Task statement ▸ Reproduce the records below exactly, but only between the lines holding "5: MUL r3, r3, r0" and "8: MUL r2, r2, r4", inclusive.

Supplied records ▸

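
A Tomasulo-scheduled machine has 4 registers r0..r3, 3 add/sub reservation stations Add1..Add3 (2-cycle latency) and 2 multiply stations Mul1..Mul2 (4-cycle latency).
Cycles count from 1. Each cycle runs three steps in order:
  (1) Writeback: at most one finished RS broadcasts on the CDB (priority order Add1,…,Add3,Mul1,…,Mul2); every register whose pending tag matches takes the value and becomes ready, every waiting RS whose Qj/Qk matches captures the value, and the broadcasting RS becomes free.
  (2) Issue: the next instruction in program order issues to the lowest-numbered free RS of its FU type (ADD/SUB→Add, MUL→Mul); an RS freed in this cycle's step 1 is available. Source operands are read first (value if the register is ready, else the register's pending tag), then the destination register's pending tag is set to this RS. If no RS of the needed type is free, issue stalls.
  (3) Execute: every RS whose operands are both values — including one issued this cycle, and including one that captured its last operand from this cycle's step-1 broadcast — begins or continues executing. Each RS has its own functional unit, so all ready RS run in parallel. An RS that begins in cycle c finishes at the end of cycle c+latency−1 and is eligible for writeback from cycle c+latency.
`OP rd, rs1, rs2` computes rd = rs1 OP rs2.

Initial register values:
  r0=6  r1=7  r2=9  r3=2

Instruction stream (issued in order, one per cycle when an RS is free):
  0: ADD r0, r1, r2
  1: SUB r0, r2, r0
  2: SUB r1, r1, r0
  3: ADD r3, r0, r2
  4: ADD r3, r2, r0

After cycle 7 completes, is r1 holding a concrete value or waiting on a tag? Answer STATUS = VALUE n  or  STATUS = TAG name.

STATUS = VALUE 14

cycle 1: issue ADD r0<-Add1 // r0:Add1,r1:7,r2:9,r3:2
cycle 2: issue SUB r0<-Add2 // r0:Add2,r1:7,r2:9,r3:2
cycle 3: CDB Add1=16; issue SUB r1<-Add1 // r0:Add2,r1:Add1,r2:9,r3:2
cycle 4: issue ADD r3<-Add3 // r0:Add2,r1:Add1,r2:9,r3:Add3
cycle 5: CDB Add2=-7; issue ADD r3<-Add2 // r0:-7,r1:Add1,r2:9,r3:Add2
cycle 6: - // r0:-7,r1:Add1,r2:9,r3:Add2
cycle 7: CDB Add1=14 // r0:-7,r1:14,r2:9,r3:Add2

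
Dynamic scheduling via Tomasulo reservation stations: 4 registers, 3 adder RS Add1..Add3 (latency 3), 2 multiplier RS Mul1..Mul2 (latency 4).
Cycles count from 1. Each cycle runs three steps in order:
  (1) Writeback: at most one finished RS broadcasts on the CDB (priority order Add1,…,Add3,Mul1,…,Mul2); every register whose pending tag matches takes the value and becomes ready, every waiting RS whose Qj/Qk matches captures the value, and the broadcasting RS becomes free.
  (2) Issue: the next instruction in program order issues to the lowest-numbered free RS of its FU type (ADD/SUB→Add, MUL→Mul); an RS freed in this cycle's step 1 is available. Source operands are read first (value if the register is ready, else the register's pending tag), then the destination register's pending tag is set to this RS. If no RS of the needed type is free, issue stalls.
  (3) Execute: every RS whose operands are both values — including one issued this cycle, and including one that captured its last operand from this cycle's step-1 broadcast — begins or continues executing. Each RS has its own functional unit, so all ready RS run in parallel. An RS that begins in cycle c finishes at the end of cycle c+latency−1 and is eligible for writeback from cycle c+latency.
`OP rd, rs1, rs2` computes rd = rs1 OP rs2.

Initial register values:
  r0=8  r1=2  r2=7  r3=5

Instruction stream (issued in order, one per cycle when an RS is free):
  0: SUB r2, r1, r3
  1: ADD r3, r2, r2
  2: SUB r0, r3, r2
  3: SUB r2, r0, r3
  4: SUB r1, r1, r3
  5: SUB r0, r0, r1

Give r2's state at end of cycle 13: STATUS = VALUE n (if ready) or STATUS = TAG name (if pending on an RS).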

...

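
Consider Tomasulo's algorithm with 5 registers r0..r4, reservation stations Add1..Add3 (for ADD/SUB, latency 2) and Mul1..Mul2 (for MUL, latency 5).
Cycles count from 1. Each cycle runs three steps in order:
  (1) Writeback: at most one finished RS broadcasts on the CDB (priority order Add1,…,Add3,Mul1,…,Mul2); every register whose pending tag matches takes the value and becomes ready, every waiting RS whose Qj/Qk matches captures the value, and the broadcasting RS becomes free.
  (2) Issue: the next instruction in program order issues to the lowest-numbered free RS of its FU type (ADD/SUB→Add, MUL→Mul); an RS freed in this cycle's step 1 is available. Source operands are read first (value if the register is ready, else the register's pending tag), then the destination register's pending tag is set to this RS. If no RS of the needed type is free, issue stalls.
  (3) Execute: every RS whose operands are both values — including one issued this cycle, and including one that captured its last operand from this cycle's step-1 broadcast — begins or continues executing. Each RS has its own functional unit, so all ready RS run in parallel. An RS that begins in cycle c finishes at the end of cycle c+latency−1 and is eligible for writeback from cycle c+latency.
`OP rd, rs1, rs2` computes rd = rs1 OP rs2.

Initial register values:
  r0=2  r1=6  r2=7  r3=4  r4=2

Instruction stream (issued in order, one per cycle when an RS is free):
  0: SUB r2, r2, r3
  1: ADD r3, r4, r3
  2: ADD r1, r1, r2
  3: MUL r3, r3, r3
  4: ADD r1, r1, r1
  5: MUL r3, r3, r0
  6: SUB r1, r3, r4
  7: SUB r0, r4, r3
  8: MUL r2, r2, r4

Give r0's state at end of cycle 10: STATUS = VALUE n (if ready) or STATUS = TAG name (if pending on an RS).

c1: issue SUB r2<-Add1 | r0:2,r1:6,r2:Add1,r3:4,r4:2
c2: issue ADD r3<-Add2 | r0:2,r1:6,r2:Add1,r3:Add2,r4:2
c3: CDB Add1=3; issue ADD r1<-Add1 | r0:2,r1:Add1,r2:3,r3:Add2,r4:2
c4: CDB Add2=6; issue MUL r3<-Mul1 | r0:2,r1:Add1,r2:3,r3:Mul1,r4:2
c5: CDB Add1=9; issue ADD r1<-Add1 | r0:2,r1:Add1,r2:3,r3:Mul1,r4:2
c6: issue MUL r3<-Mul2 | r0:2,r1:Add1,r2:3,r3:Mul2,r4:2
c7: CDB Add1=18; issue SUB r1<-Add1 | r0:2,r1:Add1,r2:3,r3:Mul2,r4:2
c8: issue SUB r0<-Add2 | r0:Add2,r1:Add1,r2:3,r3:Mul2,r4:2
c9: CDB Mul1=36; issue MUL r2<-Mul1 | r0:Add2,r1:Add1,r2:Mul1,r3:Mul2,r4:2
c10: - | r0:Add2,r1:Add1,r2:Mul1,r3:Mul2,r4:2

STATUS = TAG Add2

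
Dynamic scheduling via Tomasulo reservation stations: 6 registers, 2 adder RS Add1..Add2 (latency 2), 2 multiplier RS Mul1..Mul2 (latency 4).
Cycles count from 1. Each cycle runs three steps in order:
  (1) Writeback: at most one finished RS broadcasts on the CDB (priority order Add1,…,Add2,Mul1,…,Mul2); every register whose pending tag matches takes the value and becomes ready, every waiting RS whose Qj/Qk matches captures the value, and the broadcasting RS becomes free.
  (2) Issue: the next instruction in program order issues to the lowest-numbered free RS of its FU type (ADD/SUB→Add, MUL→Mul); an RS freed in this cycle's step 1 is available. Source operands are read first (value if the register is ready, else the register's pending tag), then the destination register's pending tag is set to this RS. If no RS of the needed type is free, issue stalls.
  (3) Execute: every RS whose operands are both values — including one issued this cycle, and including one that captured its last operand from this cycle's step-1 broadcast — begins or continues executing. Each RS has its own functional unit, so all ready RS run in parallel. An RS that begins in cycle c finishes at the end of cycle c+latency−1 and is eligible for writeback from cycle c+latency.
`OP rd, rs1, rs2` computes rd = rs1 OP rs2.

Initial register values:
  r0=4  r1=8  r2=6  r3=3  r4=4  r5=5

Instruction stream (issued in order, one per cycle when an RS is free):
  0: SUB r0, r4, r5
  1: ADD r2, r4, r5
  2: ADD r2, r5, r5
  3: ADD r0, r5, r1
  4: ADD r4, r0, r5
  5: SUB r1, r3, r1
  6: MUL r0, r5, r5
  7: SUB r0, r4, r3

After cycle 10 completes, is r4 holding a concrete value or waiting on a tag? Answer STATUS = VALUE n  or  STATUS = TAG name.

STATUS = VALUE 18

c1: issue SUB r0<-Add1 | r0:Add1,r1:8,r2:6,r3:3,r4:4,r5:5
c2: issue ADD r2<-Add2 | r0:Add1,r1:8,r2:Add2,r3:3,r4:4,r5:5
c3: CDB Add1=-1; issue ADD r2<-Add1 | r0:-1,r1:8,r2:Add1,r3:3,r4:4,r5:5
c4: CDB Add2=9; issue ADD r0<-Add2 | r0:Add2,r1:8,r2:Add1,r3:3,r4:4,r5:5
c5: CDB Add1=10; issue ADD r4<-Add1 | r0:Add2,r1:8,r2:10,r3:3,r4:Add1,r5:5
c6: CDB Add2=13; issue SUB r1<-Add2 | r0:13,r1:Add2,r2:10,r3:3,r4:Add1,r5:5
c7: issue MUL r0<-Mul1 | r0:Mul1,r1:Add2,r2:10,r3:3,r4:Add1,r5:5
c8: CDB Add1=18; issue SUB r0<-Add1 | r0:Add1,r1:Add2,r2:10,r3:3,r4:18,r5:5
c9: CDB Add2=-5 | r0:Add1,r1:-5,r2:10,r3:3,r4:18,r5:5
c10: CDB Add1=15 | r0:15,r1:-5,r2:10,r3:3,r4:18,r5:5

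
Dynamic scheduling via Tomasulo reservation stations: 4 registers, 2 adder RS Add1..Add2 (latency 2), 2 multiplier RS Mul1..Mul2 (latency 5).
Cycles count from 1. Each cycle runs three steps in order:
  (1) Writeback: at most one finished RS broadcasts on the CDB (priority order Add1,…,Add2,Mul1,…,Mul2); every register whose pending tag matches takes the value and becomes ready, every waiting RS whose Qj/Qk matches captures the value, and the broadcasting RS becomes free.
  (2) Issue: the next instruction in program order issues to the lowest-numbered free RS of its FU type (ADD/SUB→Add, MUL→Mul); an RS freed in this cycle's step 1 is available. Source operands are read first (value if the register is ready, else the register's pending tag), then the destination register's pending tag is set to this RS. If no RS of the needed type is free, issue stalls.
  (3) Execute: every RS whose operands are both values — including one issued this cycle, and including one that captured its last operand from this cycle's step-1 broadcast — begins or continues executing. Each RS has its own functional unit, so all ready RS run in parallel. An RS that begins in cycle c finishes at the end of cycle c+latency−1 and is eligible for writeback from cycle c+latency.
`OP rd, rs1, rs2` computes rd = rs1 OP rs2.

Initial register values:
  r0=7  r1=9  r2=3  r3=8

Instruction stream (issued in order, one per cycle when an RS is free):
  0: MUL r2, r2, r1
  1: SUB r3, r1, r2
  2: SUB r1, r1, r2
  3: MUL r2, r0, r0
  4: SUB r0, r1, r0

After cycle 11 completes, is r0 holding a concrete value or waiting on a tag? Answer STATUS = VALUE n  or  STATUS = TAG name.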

Output of the exercise ▸
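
  5: MUL r3, r3, r0
  6: SUB r1, r3, r4
  7: SUB r0, r4, r3
  8: MUL r2, r2, r4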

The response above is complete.